Could you repeat the entries below word for word, leaving nothing out?

**** Records shown

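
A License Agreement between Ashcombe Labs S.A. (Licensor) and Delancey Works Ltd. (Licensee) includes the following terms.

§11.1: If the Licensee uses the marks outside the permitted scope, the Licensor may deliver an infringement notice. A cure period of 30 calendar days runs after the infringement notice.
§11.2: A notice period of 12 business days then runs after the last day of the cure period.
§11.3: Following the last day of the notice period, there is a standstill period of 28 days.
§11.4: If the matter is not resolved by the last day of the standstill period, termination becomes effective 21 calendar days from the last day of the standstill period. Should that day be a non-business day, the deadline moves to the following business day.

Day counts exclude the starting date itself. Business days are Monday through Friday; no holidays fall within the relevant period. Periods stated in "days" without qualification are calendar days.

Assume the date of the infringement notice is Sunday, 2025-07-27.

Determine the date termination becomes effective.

The last day of the cure period: 30 calendar days after 2025-07-27 is 2025-08-26.
The last day of the notice period: counting 12 business days from Tuesday, 2025-08-26 (Aug 27, Aug 28, Aug 29, Sep 1, …, Sep 9, Sep 10, Sep 11, skipping weekends) reaches Thursday, 2025-09-11.
Adding 28 calendar days to 2025-09-11 gives 2025-10-09, which is the last day of the standstill period.
The date termination becomes effective: 21 calendar days after 2025-10-09 is 2025-10-30. 2025-10-30 is a Thursday, so no roll-forward applies.

2025-10-30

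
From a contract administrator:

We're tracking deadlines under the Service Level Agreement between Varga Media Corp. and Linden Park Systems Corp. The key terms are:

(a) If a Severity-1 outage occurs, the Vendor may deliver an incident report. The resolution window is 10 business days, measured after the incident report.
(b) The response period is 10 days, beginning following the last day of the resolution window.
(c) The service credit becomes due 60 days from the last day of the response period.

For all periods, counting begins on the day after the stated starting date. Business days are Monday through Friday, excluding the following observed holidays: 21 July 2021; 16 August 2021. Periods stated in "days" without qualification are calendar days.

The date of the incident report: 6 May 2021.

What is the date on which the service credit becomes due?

29 July 2021

From Thursday, 6 May 2021, 10 business days (May 7, May 10, May 11, May 12, May 13, May 14, May 17, May 18, May 19, May 20, skipping weekends) brings us to Thursday, 20 May 2021, which is the last day of the resolution window.
Adding 10 calendar days to 20 May 2021 gives 30 May 2021, which is the last day of the response period.
The date on which the service credit becomes due: 60 calendar days after 30 May 2021 is 29 July 2021.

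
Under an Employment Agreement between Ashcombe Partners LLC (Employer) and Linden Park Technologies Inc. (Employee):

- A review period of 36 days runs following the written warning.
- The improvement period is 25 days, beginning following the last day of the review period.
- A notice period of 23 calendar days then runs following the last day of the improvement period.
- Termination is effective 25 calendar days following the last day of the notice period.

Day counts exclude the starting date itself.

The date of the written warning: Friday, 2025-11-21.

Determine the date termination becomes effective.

The last day of the review period: 36 calendar days after 2025-11-21 is 2025-12-27.
The last day of the improvement period: 2025-12-27 + 25 days = 2026-01-21.
The last day of the notice period: 23 calendar days after 2026-01-21 is 2026-02-13.
The date termination becomes effective: 2026-02-13 + 25 days = 2026-03-10.

2026-03-10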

********

| Response |
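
A License Agreement between Ashcombe Labs S.A. (Licensor) and Delancey Works Ltd. (Licensee) includes the following terms.

§11.1: If the Licensee uses the marks outside the permitted scope, the Licensor may deliver an infringement notice. A cure period of 30 calendar days runs after the infringement notice.
§11.2: A notice period of 12 business days then runs after the last day of the cure period.
§11.3: Following the last day of the notice period, there is a standstill period of 28 days.
§11.4: If the matter is not resolved by the last day of the standstill period, termination becomes effective 21 calendar days from the last day of the standstill period. Should that day be a non-business day, the deadline moves to the following business day.

Day counts exclude the starting date itself. Business days are Monday through Friday; no holidays fall within the relevant period. Periods stated in "days" without qualification are calendar days.

Assume the date of the infringement notice is Sunday, 2025-07-27.

Determine the date termination becomes effective.

The last day of the cure period: 30 calendar days after 2025-07-27 is 2025-08-26.
The last day of the notice period: counting 12 business days from Tuesday, 2025-08-26 (Aug 27, Aug 28, Aug 29, Sep 1, …, Sep 9, Sep 10, Sep 11, skipping weekends) reaches Thursday, 2025-09-11.
Adding 28 calendar days to 2025-09-11 gives 2025-10-09, which is the last day of the standstill period.
The date termination becomes effective: 21 calendar days after 2025-10-09 is 2025-10-30. 2025-10-30 is a Thursday, so no roll-forward applies.

2025-10-30

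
From a contract administrator:

We're tracking deadlines under the Service Level Agreement between Varga Media Corp. and Linden Park Systems Corp. The key terms are:

(a) If a Severity-1 outage occurs, the Vendor may deliver an incident report. The resolution window is 10 business days, measured after the incident report.
(b) The response period is 10 days, beginning following the last day of the resolution window.
(c) The service credit becomes due 60 days from the last day of the response period.

For all periods, counting begins on the day after the stated starting date. Business days are Monday through Friday, excluding the following observed holidays: 21 July 2021; 16 August 2021. Periods stated in "days" without qualification are calendar days.

The date of the incident report: 6 May 2021.

What is the date on which the service credit becomes due?

29 July 2021

From Thursday, 6 May 2021, 10 business days (May 7, May 10, May 11, May 12, May 13, May 14, May 17, May 18, May 19, May 20, skipping weekends) brings us to Thursday, 20 May 2021, which is the last day of the resolution window.
Adding 10 calendar days to 20 May 2021 gives 30 May 2021, which is the last day of the response period.
The date on which the service credit becomes due: 60 calendar days after 30 May 2021 is 29 July 2021.

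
Under an Employment Agreement between Ashcombe Partners LLC (Employer) and Linden Park Technologies Inc. (Employee):

- A review period of 36 days runs following the written warning.
- The improvement period is 25 days, beginning following the last day of the review period.
- A notice period of 23 calendar days then runs following the last day of the improvement period.
- Termination is effective 25 calendar days following the last day of the notice period.

Day counts exclude the starting date itself.

The date of the written warning: Friday, 2025-11-21.

Determine the date termination becomes effective.

The last day of the review period: 36 calendar days after 2025-11-21 is 2025-12-27.
The last day of the improvement period: 2025-12-27 + 25 days = 2026-01-21.
The last day of the notice period: 23 calendar days after 2026-01-21 is 2026-02-13.
The date termination becomes effective: 2026-02-13 + 25 days = 2026-03-10.

2026-03-10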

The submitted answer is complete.